_Dataset content_
·····

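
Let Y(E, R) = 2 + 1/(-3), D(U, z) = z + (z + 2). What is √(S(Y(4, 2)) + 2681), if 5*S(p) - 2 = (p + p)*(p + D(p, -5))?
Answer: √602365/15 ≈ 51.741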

·····

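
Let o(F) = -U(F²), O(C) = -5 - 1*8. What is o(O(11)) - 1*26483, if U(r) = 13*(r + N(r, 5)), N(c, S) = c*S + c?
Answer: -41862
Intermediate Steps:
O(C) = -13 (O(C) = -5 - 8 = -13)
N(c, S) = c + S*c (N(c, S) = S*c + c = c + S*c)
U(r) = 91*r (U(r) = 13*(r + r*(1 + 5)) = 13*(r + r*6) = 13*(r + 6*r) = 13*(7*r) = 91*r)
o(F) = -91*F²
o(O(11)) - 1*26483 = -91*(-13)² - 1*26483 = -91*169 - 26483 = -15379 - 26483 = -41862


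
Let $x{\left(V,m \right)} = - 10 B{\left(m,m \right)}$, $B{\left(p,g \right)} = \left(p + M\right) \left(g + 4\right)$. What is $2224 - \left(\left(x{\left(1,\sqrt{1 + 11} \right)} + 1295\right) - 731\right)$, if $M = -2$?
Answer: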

·····

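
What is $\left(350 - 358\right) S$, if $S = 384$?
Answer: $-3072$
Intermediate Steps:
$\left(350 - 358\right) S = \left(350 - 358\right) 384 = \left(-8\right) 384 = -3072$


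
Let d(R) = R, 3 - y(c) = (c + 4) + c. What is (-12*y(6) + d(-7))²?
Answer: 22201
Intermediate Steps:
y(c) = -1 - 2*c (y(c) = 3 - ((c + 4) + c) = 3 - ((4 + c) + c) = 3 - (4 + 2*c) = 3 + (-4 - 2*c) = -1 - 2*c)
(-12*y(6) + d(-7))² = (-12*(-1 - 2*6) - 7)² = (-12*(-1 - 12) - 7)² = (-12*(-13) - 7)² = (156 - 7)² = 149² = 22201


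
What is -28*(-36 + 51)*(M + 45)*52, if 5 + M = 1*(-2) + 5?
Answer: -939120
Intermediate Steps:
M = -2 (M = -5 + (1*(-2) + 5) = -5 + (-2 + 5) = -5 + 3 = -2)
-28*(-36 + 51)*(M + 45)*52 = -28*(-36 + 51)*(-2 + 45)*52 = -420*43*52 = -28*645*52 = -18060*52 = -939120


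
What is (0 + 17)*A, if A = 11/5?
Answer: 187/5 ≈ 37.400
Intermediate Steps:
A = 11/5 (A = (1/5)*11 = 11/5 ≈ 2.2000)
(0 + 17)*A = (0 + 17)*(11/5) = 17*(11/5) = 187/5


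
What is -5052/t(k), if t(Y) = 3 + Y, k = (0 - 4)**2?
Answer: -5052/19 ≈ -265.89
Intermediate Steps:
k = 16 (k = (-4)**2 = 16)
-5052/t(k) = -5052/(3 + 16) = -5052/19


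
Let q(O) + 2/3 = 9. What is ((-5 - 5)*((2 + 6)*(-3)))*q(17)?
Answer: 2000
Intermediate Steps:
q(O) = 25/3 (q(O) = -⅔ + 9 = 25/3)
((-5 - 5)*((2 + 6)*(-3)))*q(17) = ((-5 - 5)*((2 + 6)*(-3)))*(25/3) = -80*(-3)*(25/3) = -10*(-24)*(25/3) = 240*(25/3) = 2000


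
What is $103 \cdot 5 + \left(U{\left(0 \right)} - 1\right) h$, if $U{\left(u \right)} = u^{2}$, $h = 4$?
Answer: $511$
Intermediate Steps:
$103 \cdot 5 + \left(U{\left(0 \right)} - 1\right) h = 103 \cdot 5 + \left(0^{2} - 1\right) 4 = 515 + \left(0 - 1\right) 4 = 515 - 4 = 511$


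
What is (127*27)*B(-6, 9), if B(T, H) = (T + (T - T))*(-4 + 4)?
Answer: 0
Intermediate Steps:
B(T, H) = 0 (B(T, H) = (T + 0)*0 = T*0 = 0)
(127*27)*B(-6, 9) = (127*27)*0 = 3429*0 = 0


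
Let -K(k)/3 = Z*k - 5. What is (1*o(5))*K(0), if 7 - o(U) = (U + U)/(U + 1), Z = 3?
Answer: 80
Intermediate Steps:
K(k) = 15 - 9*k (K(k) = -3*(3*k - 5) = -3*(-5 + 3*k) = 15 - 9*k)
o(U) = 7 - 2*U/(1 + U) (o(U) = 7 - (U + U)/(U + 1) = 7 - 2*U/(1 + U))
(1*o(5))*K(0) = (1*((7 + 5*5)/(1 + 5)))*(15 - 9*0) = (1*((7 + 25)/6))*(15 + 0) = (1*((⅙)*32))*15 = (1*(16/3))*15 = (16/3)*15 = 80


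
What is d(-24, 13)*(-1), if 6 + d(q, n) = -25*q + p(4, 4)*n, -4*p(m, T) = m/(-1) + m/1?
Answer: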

·····

Please write out, exactly as they appear above, only the lines in the stretch from the line with "Let Y(E, R)" through the line with "Answer: √602365/15 ≈ 51.741".

_Response_
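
Let Y(E, R) = 2 + 1/(-3), D(U, z) = z + (z + 2). What is √(S(Y(4, 2)) + 2681), if 5*S(p) - 2 = (p + p)*(p + D(p, -5))?
Answer: √602365/15 ≈ 51.741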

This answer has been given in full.